TASK DIRECTIONS
The records should be written out in full, with nothing altered.

EXERCISE MATERIAL
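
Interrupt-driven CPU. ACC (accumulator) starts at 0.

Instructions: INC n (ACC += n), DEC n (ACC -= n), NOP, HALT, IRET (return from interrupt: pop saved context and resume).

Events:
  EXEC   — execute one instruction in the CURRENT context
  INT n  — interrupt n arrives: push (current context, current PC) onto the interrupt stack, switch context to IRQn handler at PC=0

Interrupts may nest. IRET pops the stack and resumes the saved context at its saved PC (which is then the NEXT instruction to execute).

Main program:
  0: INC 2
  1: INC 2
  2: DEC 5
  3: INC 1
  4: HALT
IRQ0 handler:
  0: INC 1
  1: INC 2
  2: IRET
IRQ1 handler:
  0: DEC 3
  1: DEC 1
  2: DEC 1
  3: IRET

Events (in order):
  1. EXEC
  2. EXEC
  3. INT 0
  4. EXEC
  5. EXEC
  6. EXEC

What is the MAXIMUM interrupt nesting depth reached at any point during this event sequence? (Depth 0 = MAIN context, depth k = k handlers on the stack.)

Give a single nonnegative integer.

Event 1 (EXEC): [MAIN] PC=0: INC 2 -> ACC=2 [depth=0]
Event 2 (EXEC): [MAIN] PC=1: INC 2 -> ACC=4 [depth=0]
Event 3 (INT 0): INT 0 arrives: push (MAIN, PC=2), enter IRQ0 at PC=0 (depth now 1) [depth=1]
Event 4 (EXEC): [IRQ0] PC=0: INC 1 -> ACC=5 [depth=1]
Event 5 (EXEC): [IRQ0] PC=1: INC 2 -> ACC=7 [depth=1]
Event 6 (EXEC): [IRQ0] PC=2: IRET -> resume MAIN at PC=2 (depth now 0) [depth=0]
Max depth observed: 1

Answer: 1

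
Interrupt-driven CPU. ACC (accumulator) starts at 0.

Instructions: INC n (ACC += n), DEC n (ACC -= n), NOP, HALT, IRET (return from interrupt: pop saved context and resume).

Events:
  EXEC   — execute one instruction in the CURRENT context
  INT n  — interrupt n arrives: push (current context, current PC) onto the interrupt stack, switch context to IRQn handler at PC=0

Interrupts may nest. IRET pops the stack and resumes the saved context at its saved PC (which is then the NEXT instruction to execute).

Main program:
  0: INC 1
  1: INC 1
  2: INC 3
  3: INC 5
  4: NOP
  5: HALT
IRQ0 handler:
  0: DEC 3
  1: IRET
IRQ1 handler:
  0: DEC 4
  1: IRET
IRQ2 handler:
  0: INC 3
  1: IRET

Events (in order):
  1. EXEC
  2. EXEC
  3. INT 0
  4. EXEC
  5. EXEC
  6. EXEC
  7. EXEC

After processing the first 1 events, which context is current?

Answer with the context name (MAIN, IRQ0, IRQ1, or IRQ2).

Event 1 (EXEC): [MAIN] PC=0: INC 1 -> ACC=1

Answer: MAIN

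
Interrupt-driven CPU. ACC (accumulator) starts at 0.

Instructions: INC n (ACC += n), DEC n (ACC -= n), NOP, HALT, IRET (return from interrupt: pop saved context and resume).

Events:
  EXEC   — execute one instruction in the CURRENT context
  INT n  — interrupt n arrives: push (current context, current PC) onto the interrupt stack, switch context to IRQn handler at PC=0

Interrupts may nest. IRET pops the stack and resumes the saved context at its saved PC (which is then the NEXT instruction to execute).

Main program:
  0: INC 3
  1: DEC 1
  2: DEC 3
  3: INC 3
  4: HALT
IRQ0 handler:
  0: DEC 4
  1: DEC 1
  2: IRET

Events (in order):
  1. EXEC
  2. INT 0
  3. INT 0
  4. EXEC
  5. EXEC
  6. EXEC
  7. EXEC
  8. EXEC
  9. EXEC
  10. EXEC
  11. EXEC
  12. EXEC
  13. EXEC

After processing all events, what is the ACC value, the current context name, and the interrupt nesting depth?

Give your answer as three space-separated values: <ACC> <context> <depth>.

Event 1 (EXEC): [MAIN] PC=0: INC 3 -> ACC=3
Event 2 (INT 0): INT 0 arrives: push (MAIN, PC=1), enter IRQ0 at PC=0 (depth now 1)
Event 3 (INT 0): INT 0 arrives: push (IRQ0, PC=0), enter IRQ0 at PC=0 (depth now 2)
Event 4 (EXEC): [IRQ0] PC=0: DEC 4 -> ACC=-1
Event 5 (EXEC): [IRQ0] PC=1: DEC 1 -> ACC=-2
Event 6 (EXEC): [IRQ0] PC=2: IRET -> resume IRQ0 at PC=0 (depth now 1)
Event 7 (EXEC): [IRQ0] PC=0: DEC 4 -> ACC=-6
Event 8 (EXEC): [IRQ0] PC=1: DEC 1 -> ACC=-7
Event 9 (EXEC): [IRQ0] PC=2: IRET -> resume MAIN at PC=1 (depth now 0)
Event 10 (EXEC): [MAIN] PC=1: DEC 1 -> ACC=-8
Event 11 (EXEC): [MAIN] PC=2: DEC 3 -> ACC=-11
Event 12 (EXEC): [MAIN] PC=3: INC 3 -> ACC=-8
Event 13 (EXEC): [MAIN] PC=4: HALT

Answer: -8 MAIN 0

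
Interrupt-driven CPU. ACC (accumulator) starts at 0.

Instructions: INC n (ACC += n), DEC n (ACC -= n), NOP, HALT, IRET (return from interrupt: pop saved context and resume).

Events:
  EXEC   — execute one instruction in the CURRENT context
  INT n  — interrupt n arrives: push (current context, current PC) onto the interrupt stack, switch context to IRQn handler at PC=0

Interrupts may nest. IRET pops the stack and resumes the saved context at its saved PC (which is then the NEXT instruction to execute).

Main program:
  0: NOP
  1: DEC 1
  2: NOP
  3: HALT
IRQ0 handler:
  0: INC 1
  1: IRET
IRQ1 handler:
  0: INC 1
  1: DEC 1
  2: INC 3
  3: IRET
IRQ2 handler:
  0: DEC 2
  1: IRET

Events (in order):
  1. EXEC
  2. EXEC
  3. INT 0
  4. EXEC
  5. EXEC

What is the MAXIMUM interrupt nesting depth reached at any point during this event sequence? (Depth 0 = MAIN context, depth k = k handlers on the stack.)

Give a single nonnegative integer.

Event 1 (EXEC): [MAIN] PC=0: NOP [depth=0]
Event 2 (EXEC): [MAIN] PC=1: DEC 1 -> ACC=-1 [depth=0]
Event 3 (INT 0): INT 0 arrives: push (MAIN, PC=2), enter IRQ0 at PC=0 (depth now 1) [depth=1]
Event 4 (EXEC): [IRQ0] PC=0: INC 1 -> ACC=0 [depth=1]
Event 5 (EXEC): [IRQ0] PC=1: IRET -> resume MAIN at PC=2 (depth now 0) [depth=0]
Max depth observed: 1

Answer: 1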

RESULT
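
Interrupt-driven CPU. ACC (accumulator) starts at 0.

Instructions: INC n (ACC += n), DEC n (ACC -= n), NOP, HALT, IRET (return from interrupt: pop saved context and resume).

Events:
  EXEC   — execute one instruction in the CURRENT context
  INT n  — interrupt n arrives: push (current context, current PC) onto the interrupt stack, switch context to IRQn handler at PC=0

Interrupts may nest. IRET pops the stack and resumes the saved context at its saved PC (which is then the NEXT instruction to execute).

Main program:
  0: INC 2
  1: INC 2
  2: DEC 5
  3: INC 1
  4: HALT
IRQ0 handler:
  0: INC 1
  1: INC 2
  2: IRET
IRQ1 handler:
  0: DEC 3
  1: DEC 1
  2: DEC 1
  3: IRET

Events (in order):
  1. EXEC
  2. EXEC
  3. INT 0
  4. EXEC
  5. EXEC
  6. EXEC

What is the MAXIMUM interrupt nesting depth reached at any point during this event sequence? (Depth 0 = MAIN context, depth k = k handlers on the stack.)

Give a single nonnegative integer.

Event 1 (EXEC): [MAIN] PC=0: INC 2 -> ACC=2 [depth=0]
Event 2 (EXEC): [MAIN] PC=1: INC 2 -> ACC=4 [depth=0]
Event 3 (INT 0): INT 0 arrives: push (MAIN, PC=2), enter IRQ0 at PC=0 (depth now 1) [depth=1]
Event 4 (EXEC): [IRQ0] PC=0: INC 1 -> ACC=5 [depth=1]
Event 5 (EXEC): [IRQ0] PC=1: INC 2 -> ACC=7 [depth=1]
Event 6 (EXEC): [IRQ0] PC=2: IRET -> resume MAIN at PC=2 (depth now 0) [depth=0]
Max depth observed: 1

Answer: 1

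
Interrupt-driven CPU. ACC (accumulator) starts at 0.

Instructions: INC n (ACC += n), DEC n (ACC -= n), NOP, HALT, IRET (return from interrupt: pop saved context and resume).

Events:
  EXEC   — execute one instruction in the CURRENT context
  INT n  — interrupt n arrives: push (current context, current PC) onto the interrupt stack, switch context to IRQn handler at PC=0

Interrupts may nest. IRET pops the stack and resumes the saved context at its saved PC (which is then the NEXT instruction to execute).

Main program:
  0: INC 1
  1: INC 1
  2: INC 3
  3: INC 5
  4: NOP
  5: HALT
IRQ0 handler:
  0: DEC 3
  1: IRET
IRQ1 handler:
  0: DEC 4
  1: IRET
IRQ2 handler:
  0: INC 3
  1: IRET

Events (in order):
  1. EXEC
  2. EXEC
  3. INT 0
  4. EXEC
  5. EXEC
  6. EXEC
  7. EXEC

After processing the first 1 events, which context is current?

Answer with the context name (MAIN, IRQ0, IRQ1, or IRQ2).

Event 1 (EXEC): [MAIN] PC=0: INC 1 -> ACC=1

Answer: MAIN

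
Interrupt-driven CPU. ACC (accumulator) starts at 0.

Instructions: INC n (ACC += n), DEC n (ACC -= n), NOP, HALT, IRET (return from interrupt: pop saved context and resume).

Events:
  EXEC   — execute one instruction in the CURRENT context
  INT n  — interrupt n arrives: push (current context, current PC) onto the interrupt stack, switch context to IRQn handler at PC=0

Interrupts may nest. IRET pops the stack and resumes the saved context at its saved PC (which is then the NEXT instruction to execute).

Main program:
  0: INC 3
  1: DEC 1
  2: DEC 3
  3: INC 3
  4: HALT
IRQ0 handler:
  0: DEC 4
  1: DEC 1
  2: IRET

Events (in order):
  1. EXEC
  2. INT 0
  3. INT 0
  4. EXEC
  5. EXEC
  6. EXEC
  7. EXEC
  8. EXEC
  9. EXEC
  10. EXEC
  11. EXEC
  12. EXEC
  13. EXEC

After processing all events, what is the ACC value, the current context name, and the interrupt nesting depth?

Give your answer as three space-separated values: <ACC> <context> <depth>.

Event 1 (EXEC): [MAIN] PC=0: INC 3 -> ACC=3
Event 2 (INT 0): INT 0 arrives: push (MAIN, PC=1), enter IRQ0 at PC=0 (depth now 1)
Event 3 (INT 0): INT 0 arrives: push (IRQ0, PC=0), enter IRQ0 at PC=0 (depth now 2)
Event 4 (EXEC): [IRQ0] PC=0: DEC 4 -> ACC=-1
Event 5 (EXEC): [IRQ0] PC=1: DEC 1 -> ACC=-2
Event 6 (EXEC): [IRQ0] PC=2: IRET -> resume IRQ0 at PC=0 (depth now 1)
Event 7 (EXEC): [IRQ0] PC=0: DEC 4 -> ACC=-6
Event 8 (EXEC): [IRQ0] PC=1: DEC 1 -> ACC=-7
Event 9 (EXEC): [IRQ0] PC=2: IRET -> resume MAIN at PC=1 (depth now 0)
Event 10 (EXEC): [MAIN] PC=1: DEC 1 -> ACC=-8
Event 11 (EXEC): [MAIN] PC=2: DEC 3 -> ACC=-11
Event 12 (EXEC): [MAIN] PC=3: INC 3 -> ACC=-8
Event 13 (EXEC): [MAIN] PC=4: HALT

Answer: -8 MAIN 0

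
Interrupt-driven CPU. ACC (accumulator) starts at 0.

Instructions: INC n (ACC += n), DEC n (ACC -= n), NOP, HALT, IRET (return from interrupt: pop saved context and resume).

Events:
  EXEC   — execute one instruction in the CURRENT context
  INT n  — interrupt n arrives: push (current context, current PC) onto the interrupt stack, switch context to IRQn handler at PC=0

Interrupts may nest. IRET pops the stack and resumes the saved context at its saved PC (which is then the NEXT instruction to execute).

Main program:
  0: NOP
  1: DEC 1
  2: NOP
  3: HALT
IRQ0 handler:
  0: INC 1
  1: IRET
IRQ1 handler:
  0: INC 1
  1: DEC 1
  2: INC 3
  3: IRET
IRQ2 handler:
  0: DEC 2
  1: IRET

Events (in order):
  1. EXEC
  2. EXEC
  3. INT 0
  4. EXEC
  5. EXEC

What is the MAXIMUM interrupt nesting depth reached at any point during this event sequence? (Depth 0 = MAIN context, depth k = k handlers on the stack.)

Give a single nonnegative integer.

Event 1 (EXEC): [MAIN] PC=0: NOP [depth=0]
Event 2 (EXEC): [MAIN] PC=1: DEC 1 -> ACC=-1 [depth=0]
Event 3 (INT 0): INT 0 arrives: push (MAIN, PC=2), enter IRQ0 at PC=0 (depth now 1) [depth=1]
Event 4 (EXEC): [IRQ0] PC=0: INC 1 -> ACC=0 [depth=1]
Event 5 (EXEC): [IRQ0] PC=1: IRET -> resume MAIN at PC=2 (depth now 0) [depth=0]
Max depth observed: 1

Answer: 1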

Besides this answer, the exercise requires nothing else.